Please restate exactly the lines of the data below, beginning with the line containing "Over the finite field GF(11), take" and ending with the last line.

+++ Material shown +++

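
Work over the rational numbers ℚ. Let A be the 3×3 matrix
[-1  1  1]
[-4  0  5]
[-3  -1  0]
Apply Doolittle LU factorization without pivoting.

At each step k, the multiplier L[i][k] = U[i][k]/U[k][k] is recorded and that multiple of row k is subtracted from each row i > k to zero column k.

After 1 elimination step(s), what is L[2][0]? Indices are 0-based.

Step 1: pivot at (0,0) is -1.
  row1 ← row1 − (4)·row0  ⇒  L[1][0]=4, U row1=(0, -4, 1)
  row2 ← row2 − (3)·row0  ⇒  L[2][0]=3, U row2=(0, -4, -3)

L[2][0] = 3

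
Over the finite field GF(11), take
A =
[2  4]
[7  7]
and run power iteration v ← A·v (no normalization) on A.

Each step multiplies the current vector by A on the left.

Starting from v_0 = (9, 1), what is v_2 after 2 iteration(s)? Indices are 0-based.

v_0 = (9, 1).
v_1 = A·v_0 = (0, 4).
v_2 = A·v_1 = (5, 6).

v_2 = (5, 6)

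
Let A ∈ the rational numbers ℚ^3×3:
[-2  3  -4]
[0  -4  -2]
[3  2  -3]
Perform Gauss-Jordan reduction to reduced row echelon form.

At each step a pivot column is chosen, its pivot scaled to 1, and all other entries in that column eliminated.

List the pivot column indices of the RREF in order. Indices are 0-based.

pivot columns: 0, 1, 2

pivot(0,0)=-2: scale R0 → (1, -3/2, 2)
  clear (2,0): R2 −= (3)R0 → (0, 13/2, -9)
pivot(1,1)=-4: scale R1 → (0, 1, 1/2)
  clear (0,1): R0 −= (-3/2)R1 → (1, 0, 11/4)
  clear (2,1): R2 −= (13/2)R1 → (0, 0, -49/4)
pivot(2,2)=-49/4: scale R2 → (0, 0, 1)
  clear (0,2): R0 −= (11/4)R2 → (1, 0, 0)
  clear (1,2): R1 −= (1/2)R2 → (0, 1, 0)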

+++

◆ Answer to the exercise ◆
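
Over the finite field GF(11), take
A =
[2  4]
[7  7]
and run power iteration v ← A·v (no normalization) on A.

Each step multiplies the current vector by A on the left.

Starting from v_0 = (9, 1), what is v_2 after 2 iteration(s)? Indices are 0-based.

v_0 = (9, 1).
v_1 = A·v_0 = (0, 4).
v_2 = A·v_1 = (5, 6).

v_2 = (5, 6)

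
Let A ∈ the rational numbers ℚ^3×3:
[-2  3  -4]
[0  -4  -2]
[3  2  -3]
Perform Gauss-Jordan reduction to reduced row echelon form.

At each step a pivot column is chosen, its pivot scaled to 1, and all other entries in that column eliminated.

List the pivot column indices of the RREF in order. Indices are 0-based.

pivot columns: 0, 1, 2

pivot(0,0)=-2: scale R0 → (1, -3/2, 2)
  clear (2,0): R2 −= (3)R0 → (0, 13/2, -9)
pivot(1,1)=-4: scale R1 → (0, 1, 1/2)
  clear (0,1): R0 −= (-3/2)R1 → (1, 0, 11/4)
  clear (2,1): R2 −= (13/2)R1 → (0, 0, -49/4)
pivot(2,2)=-49/4: scale R2 → (0, 0, 1)
  clear (0,2): R0 −= (11/4)R2 → (1, 0, 0)
  clear (1,2): R1 −= (1/2)R2 → (0, 1, 0)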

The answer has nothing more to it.